= Try it =
Please give the number of lines in the records below that include "this", with no other output.

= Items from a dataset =
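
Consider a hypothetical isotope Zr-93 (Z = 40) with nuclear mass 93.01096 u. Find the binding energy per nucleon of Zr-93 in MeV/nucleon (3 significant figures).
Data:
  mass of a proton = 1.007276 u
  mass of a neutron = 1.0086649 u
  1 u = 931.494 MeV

Z = 40, so N = A − Z = 93 − 40 = 53.
Total constituent mass: 40 × 1.007276 + 53 × 1.0086649 = 93.7502797 u
Δm = 93.7502797 − 93.01096 = 0.7393197 u
Converting to energy: 0.7393197 u × 931.494 MeV/u = 688.672 MeV
Dividing by A = 93 gives 7.405 MeV per nucleon.

7.41 MeV/nucleon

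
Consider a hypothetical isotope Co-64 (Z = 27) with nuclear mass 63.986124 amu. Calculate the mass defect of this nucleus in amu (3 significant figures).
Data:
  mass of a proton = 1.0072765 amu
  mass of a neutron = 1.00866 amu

0.531 amu

Mass of separated nucleons = 27(1.0072765) + 37(1.00866) = 27.1964655 + 37.32042 = 64.5168855 amu
Mass defect Δm = 64.5168855 − 63.986124 = 0.5307615 amu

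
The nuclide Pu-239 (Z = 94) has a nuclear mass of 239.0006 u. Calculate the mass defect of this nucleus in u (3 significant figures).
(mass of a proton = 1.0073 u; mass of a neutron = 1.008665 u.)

1.94 u

Z = 94, so N = A − Z = 239 − 94 = 145.
Mass of separated nucleons = 94(1.0073) + 145(1.008665) = 94.6862 + 146.256425 = 240.942625 u
Δm = 240.942625 − 239.0006 = 1.942025 u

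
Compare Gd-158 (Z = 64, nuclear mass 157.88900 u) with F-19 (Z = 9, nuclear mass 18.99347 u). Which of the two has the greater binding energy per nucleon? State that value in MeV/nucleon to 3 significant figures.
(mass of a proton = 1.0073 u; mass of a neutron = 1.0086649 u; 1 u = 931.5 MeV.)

Gd-158; 8.21 MeV/nucleon

Gd-158: Σm = 64(1.0073) + 94(1.0086649) = 159.2817006 u; Δm = 1.3927006 u; E_B = 1297.3 MeV; E_B/A = 8.211 MeV
F-19: Σm = 9(1.0073) + 10(1.0086649) = 19.1523490 u; Δm = 0.1588790 u; E_B = 148.00 MeV; E_B/A = 7.789 MeV
Gd-158 has the higher binding energy per nucleon, so it is the more tightly bound nucleus.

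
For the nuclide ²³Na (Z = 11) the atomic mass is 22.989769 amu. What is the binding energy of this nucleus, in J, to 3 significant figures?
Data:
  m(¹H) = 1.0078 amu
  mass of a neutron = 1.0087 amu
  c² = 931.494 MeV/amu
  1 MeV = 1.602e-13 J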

= Result of the task =
3